[Dataset entries]

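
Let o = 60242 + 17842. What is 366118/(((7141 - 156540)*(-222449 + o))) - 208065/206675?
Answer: -35899739774189/35660509102309 ≈ -1.0067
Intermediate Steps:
o = 78084
366118/(((7141 - 156540)*(-222449 + o))) - 208065/206675 = 366118/(((7141 - 156540)*(-222449 + 78084))) - 208065/206675 = 366118/((-149399*(-144365))) - 208065*1/206675 = 366118/21567986635 - 41613/41335 = -35899739774189/35660509102309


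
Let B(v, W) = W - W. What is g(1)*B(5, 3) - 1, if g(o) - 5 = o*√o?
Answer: -1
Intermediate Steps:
g(o) = 5 + o^(3/2) (g(o) = 5 + o*√o = 5 + o^(3/2))
B(v, W) = 0
g(1)*B(5, 3) - 1 = (5 + 1^(3/2))*0 - 1 = (5 + 1)*0 - 1 = 6*0 - 1 = 0 - 1 = -1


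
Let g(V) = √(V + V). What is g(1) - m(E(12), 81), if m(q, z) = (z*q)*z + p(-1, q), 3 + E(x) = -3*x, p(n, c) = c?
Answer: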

EXERCISE DIRECTIONS ▸
This exercise asks for an exact repeat of the lines from the one holding "Answer: -35899739774189/35660509102309 ≈" through the end of the data above.

ANSWER SECTION ▸
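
Answer: -35899739774189/35660509102309 ≈ -1.0067
Intermediate Steps:
o = 78084
366118/(((7141 - 156540)*(-222449 + o))) - 208065/206675 = 366118/(((7141 - 156540)*(-222449 + 78084))) - 208065/206675 = 366118/((-149399*(-144365))) - 208065*1/206675 = 366118/21567986635 - 41613/41335 = -35899739774189/35660509102309


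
Let B(v, W) = W - W. What is g(1)*B(5, 3) - 1, if g(o) - 5 = o*√o?
Answer: -1
Intermediate Steps:
g(o) = 5 + o^(3/2) (g(o) = 5 + o*√o = 5 + o^(3/2))
B(v, W) = 0
g(1)*B(5, 3) - 1 = (5 + 1^(3/2))*0 - 1 = (5 + 1)*0 - 1 = 6*0 - 1 = 0 - 1 = -1


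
Let g(V) = √(V + V). What is g(1) - m(E(12), 81), if m(q, z) = (z*q)*z + p(-1, q), 3 + E(x) = -3*x, p(n, c) = c?
Answer: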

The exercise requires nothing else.